- WORK INSTRUCTION -
Transcribe the records word for word, leaving nothing out.

- MATERIALS PROVIDED -
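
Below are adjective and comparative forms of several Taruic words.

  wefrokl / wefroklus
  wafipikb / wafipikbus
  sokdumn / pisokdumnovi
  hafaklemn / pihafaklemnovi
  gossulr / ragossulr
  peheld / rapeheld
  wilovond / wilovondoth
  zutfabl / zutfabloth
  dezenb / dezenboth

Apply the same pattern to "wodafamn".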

- WRITTEN ANSWER -
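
Below are adjective and comparative forms of several Taruic words.

  wefrokl / wefroklus
  wafipikb / wafipikbus
  sokdumn / pisokdumnovi
  hafaklemn / pihafaklemnovi
  gossulr / ragossulr
  peheld / rapeheld
  wilovond / wilovondoth
  zutfabl / zutfabloth
  dezenb / dezenboth

Apply the same pattern to "wodafamn".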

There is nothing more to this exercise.